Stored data
□ □ □

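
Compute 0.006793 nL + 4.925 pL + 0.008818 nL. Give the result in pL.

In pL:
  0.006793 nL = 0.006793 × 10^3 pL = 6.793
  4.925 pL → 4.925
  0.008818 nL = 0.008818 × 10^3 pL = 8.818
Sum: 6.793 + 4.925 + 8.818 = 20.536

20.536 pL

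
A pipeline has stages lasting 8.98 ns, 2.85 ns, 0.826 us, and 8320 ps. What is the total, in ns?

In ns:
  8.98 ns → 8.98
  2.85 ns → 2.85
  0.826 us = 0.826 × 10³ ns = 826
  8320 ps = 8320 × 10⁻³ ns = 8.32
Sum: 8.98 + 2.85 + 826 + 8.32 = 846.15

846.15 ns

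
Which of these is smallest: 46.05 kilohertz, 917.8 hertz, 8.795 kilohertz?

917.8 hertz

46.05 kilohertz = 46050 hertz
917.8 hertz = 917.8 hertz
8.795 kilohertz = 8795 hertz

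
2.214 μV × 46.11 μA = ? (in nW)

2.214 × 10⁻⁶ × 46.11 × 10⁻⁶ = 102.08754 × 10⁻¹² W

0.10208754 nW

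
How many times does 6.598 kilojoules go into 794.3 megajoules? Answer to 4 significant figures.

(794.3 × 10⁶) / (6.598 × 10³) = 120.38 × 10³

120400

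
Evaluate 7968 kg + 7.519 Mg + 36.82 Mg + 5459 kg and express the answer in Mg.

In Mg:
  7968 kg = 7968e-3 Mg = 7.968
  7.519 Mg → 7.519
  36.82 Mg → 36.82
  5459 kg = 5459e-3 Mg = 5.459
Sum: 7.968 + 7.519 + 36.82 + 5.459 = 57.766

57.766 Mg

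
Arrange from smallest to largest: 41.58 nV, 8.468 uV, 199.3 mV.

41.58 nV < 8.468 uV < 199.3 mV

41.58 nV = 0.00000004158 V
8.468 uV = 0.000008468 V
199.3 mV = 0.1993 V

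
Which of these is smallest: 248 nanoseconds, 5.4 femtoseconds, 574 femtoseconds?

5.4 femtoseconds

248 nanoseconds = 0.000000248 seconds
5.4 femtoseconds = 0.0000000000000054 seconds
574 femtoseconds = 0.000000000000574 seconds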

□ □ □

- _What the task asks_
A complete, exact transcription of the data above is required.

- _Exercise response_
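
Compute 0.006793 nL + 4.925 pL + 0.008818 nL. Give the result in pL.

In pL:
  0.006793 nL = 0.006793 × 10^3 pL = 6.793
  4.925 pL → 4.925
  0.008818 nL = 0.008818 × 10^3 pL = 8.818
Sum: 6.793 + 4.925 + 8.818 = 20.536

20.536 pL

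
A pipeline has stages lasting 8.98 ns, 2.85 ns, 0.826 us, and 8320 ps. What is the total, in ns?

In ns:
  8.98 ns → 8.98
  2.85 ns → 2.85
  0.826 us = 0.826 × 10³ ns = 826
  8320 ps = 8320 × 10⁻³ ns = 8.32
Sum: 8.98 + 2.85 + 826 + 8.32 = 846.15

846.15 ns

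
Which of these is smallest: 46.05 kilohertz, 917.8 hertz, 8.795 kilohertz?

917.8 hertz

46.05 kilohertz = 46050 hertz
917.8 hertz = 917.8 hertz
8.795 kilohertz = 8795 hertz

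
2.214 μV × 46.11 μA = ? (in nW)

2.214 × 10⁻⁶ × 46.11 × 10⁻⁶ = 102.08754 × 10⁻¹² W

0.10208754 nW

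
How many times does 6.598 kilojoules go into 794.3 megajoules? Answer to 4 significant figures.

(794.3 × 10⁶) / (6.598 × 10³) = 120.38 × 10³

120400

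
Evaluate 7968 kg + 7.519 Mg + 36.82 Mg + 5459 kg and express the answer in Mg.

In Mg:
  7968 kg = 7968e-3 Mg = 7.968
  7.519 Mg → 7.519
  36.82 Mg → 36.82
  5459 kg = 5459e-3 Mg = 5.459
Sum: 7.968 + 7.519 + 36.82 + 5.459 = 57.766

57.766 Mg

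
Arrange from smallest to largest: 41.58 nV, 8.468 uV, 199.3 mV.

41.58 nV < 8.468 uV < 199.3 mV

41.58 nV = 0.00000004158 V
8.468 uV = 0.000008468 V
199.3 mV = 0.1993 V

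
Which of these is smallest: 248 nanoseconds, 5.4 femtoseconds, 574 femtoseconds?

5.4 femtoseconds

248 nanoseconds = 0.000000248 seconds
5.4 femtoseconds = 0.0000000000000054 seconds
574 femtoseconds = 0.000000000000574 seconds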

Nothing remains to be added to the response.